= Beginning of Section =

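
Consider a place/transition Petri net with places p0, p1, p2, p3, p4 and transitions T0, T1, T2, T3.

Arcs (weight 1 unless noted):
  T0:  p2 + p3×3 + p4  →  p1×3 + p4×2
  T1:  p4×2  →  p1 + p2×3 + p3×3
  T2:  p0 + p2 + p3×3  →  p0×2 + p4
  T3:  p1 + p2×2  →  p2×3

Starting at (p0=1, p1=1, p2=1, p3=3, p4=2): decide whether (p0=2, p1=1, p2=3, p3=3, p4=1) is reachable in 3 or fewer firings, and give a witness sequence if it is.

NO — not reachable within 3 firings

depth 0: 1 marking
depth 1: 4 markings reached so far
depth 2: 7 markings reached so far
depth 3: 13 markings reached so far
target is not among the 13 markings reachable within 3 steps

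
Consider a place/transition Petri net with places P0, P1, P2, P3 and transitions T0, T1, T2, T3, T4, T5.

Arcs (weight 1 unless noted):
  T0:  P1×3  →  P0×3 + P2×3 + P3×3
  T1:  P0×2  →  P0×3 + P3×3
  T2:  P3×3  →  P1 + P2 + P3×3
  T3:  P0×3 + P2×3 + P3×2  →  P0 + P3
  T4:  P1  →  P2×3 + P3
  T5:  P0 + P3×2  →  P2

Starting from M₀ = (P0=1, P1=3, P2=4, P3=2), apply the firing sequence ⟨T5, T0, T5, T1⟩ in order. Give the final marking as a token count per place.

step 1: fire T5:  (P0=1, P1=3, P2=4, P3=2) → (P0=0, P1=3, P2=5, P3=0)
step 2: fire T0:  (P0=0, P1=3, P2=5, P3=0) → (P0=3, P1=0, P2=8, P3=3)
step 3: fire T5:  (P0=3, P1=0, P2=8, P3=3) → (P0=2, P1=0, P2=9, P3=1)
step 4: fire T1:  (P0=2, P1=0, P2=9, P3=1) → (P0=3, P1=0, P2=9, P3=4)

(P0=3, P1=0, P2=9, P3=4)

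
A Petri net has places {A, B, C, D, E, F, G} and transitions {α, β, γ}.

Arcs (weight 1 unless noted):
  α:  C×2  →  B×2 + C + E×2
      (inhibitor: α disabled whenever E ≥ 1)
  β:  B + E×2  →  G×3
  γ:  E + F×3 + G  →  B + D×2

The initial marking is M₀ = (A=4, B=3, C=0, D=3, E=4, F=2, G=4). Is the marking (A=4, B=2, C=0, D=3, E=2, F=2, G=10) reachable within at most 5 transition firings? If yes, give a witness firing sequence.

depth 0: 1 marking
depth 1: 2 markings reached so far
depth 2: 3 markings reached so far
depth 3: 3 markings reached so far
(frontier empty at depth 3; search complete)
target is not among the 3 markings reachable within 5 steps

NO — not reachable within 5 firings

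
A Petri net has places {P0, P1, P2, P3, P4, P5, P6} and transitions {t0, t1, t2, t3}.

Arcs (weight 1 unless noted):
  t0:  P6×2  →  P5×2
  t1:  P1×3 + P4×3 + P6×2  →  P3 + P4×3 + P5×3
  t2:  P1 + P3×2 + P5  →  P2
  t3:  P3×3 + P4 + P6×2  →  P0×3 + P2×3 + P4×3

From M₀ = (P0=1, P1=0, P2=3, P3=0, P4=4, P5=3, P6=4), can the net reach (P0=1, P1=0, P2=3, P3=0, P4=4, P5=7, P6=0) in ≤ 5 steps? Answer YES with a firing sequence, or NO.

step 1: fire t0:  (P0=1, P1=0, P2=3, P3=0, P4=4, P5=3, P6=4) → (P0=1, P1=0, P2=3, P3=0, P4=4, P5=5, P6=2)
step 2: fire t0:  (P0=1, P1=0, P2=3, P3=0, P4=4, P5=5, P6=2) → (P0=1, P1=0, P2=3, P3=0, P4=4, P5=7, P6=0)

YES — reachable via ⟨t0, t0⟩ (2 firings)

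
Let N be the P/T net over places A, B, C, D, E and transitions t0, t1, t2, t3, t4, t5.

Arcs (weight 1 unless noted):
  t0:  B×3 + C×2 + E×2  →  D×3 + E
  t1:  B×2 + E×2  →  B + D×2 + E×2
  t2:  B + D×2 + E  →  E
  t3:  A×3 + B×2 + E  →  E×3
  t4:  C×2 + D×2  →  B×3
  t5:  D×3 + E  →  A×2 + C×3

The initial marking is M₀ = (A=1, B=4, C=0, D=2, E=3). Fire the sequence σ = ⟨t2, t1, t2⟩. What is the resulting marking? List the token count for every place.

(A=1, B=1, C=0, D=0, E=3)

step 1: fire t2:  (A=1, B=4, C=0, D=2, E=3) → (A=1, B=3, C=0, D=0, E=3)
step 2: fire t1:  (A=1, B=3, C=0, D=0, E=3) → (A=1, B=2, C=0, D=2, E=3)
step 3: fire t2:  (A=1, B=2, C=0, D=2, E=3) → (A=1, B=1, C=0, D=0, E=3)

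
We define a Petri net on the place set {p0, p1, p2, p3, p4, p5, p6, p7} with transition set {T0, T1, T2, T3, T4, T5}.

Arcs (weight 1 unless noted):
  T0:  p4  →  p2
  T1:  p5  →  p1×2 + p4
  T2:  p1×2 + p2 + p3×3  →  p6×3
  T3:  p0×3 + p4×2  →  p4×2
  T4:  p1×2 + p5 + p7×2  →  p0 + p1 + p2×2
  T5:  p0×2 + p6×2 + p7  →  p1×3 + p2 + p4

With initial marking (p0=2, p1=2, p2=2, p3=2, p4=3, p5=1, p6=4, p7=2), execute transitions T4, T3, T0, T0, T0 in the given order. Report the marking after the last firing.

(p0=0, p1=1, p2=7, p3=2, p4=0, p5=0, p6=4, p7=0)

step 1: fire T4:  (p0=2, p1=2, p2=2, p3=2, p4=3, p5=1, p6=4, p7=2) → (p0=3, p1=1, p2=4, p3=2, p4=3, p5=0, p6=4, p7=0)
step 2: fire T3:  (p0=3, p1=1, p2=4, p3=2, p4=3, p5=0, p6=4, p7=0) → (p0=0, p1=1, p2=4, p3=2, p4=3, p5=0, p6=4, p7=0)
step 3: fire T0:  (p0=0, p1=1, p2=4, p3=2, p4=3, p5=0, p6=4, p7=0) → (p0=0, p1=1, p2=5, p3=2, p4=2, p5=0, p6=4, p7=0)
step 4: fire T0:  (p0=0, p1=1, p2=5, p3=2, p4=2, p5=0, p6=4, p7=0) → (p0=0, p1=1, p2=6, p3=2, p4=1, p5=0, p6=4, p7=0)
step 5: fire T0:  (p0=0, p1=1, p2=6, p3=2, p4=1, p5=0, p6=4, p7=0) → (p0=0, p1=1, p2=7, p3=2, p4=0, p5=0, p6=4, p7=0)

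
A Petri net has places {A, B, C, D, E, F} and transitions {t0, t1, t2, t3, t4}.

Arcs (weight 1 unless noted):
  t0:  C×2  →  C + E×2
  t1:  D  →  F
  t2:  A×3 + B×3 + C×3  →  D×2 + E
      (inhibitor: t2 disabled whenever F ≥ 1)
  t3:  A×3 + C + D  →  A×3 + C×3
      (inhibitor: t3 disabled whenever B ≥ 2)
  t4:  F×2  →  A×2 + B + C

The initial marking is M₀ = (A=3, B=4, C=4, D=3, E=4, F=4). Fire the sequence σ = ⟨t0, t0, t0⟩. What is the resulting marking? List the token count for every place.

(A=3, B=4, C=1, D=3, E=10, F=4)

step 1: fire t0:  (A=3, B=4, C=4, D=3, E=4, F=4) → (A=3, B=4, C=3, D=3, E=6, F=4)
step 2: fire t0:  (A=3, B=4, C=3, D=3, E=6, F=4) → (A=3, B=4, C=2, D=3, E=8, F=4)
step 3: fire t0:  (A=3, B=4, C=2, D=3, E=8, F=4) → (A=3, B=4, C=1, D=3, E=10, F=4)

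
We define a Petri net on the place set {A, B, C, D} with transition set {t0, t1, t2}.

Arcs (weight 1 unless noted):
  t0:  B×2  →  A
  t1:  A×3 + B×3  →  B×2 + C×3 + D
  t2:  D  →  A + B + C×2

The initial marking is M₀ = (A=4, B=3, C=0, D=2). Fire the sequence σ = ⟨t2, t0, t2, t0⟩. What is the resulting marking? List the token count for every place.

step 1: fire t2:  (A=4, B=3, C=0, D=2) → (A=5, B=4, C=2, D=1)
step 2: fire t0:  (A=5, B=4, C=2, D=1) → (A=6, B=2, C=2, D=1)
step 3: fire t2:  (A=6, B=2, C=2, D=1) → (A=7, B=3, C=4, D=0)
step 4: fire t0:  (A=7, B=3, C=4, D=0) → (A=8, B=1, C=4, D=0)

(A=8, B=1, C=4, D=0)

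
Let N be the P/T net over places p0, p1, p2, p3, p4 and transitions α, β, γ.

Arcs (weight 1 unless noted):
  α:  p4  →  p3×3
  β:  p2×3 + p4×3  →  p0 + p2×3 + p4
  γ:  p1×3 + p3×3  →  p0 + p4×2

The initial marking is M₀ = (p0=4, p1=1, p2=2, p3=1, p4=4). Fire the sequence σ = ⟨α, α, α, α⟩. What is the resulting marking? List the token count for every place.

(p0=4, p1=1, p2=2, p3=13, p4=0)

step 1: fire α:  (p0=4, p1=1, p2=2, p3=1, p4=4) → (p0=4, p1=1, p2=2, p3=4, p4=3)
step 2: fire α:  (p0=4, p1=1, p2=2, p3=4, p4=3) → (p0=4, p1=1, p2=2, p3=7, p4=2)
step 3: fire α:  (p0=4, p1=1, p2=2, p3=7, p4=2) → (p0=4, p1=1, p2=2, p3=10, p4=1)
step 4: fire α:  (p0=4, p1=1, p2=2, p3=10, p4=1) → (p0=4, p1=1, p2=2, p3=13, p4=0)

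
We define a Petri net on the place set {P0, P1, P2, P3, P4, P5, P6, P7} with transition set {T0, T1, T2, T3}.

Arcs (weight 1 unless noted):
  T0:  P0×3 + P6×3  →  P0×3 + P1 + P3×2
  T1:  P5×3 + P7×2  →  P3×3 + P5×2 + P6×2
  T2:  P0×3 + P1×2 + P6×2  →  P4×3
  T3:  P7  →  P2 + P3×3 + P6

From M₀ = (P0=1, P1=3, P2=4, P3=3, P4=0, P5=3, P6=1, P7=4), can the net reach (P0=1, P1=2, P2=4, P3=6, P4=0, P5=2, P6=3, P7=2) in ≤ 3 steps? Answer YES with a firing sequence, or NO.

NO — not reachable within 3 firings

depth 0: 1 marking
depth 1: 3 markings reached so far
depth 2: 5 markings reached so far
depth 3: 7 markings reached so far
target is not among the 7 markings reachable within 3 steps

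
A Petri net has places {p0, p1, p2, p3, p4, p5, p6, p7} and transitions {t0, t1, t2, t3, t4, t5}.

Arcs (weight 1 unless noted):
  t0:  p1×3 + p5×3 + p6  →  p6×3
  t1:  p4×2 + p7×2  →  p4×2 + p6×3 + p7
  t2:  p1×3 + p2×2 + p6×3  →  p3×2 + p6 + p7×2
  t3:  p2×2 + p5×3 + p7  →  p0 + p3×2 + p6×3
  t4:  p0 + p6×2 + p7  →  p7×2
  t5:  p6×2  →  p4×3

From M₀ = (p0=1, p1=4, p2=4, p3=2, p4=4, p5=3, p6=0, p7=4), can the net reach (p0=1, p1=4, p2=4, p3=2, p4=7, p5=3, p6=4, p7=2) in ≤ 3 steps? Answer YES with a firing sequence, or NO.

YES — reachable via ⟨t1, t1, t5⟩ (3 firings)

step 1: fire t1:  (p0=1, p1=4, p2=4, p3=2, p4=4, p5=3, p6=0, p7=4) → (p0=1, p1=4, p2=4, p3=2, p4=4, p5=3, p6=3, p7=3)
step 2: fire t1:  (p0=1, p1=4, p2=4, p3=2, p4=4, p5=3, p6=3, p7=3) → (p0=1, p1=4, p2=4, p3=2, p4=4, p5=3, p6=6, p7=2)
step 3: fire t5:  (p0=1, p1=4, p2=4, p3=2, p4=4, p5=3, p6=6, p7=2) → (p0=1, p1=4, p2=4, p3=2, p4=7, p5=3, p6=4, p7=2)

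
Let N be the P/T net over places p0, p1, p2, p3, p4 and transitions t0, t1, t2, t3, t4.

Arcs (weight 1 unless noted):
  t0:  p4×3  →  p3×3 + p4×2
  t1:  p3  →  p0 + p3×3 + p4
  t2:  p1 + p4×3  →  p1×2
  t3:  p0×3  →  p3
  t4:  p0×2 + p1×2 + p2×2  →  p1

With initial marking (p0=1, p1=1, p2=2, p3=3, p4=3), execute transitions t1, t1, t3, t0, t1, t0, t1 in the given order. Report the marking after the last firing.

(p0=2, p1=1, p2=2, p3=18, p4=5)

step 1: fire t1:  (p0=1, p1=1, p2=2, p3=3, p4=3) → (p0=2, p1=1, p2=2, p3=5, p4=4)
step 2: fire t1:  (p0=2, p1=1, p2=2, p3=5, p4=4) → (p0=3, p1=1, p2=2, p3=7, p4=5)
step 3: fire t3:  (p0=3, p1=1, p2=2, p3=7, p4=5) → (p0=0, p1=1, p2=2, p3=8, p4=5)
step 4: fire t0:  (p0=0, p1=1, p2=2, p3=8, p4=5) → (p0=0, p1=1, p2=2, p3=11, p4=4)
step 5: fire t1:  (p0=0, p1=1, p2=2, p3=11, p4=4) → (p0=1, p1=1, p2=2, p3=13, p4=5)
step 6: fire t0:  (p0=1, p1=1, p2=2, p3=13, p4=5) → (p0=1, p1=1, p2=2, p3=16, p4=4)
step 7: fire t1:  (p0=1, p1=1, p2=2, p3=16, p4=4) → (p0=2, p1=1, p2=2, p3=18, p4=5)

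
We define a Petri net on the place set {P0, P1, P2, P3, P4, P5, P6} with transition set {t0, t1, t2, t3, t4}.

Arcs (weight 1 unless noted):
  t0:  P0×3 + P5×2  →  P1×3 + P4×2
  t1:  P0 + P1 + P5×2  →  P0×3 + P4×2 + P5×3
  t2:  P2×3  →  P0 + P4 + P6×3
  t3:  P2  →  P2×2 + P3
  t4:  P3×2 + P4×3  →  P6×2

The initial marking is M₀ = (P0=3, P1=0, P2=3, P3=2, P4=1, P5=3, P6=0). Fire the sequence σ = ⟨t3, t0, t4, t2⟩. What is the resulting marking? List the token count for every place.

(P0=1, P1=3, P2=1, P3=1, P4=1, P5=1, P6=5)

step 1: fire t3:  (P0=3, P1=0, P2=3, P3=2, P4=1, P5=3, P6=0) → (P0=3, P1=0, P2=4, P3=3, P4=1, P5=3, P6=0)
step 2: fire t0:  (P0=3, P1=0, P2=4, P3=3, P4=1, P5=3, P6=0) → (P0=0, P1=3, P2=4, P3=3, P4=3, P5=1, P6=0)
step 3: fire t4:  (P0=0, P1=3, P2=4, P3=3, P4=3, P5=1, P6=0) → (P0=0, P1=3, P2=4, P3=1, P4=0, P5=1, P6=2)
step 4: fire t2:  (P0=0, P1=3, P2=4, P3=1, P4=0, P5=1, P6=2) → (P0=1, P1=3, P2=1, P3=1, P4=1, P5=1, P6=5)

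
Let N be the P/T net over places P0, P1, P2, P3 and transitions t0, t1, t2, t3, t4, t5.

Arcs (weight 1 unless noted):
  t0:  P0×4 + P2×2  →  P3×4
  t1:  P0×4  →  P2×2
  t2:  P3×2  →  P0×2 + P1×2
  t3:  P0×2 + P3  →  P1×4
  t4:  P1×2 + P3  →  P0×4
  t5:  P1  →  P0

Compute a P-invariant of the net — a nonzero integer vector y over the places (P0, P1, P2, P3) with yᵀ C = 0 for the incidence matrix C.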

= End of Section =

▸ **TASK DETAILS**
Where does the word "inhibitor" appear in the records above? Return every line that holds it.

▸ **RESPONSE**
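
      (inhibitor: α disabled whenever E ≥ 1)
      (inhibitor: t2 disabled whenever F ≥ 1)
      (inhibitor: t3 disabled whenever B ≥ 2)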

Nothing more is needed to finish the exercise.